- **Task statement**
The lines to reproduce run from the one containing "What is the" through the final line of the entries; write them out exactly and add nothing.

- **Given data**
[Start of Attachment]

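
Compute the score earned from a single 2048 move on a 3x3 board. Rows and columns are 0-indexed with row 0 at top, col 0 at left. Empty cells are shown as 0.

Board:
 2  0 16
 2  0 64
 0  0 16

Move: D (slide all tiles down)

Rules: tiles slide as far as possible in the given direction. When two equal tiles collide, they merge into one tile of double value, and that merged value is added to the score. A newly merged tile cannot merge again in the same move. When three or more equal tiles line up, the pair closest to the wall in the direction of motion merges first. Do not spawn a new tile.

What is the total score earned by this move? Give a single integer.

Slide down:
col 0: [2, 2, 0] -> [0, 0, 4]  score +4 (running 4)
col 1: [0, 0, 0] -> [0, 0, 0]  score +0 (running 4)
col 2: [16, 64, 16] -> [16, 64, 16]  score +0 (running 4)
Board after move:
 0  0 16
 0  0 64
 4  0 16

Answer: 4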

[End of Attachment]

- **Task output**
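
What is the total score earned by this move? Give a single integer.

Slide down:
col 0: [2, 2, 0] -> [0, 0, 4]  score +4 (running 4)
col 1: [0, 0, 0] -> [0, 0, 0]  score +0 (running 4)
col 2: [16, 64, 16] -> [16, 64, 16]  score +0 (running 4)
Board after move:
 0  0 16
 0  0 64
 4  0 16

Answer: 4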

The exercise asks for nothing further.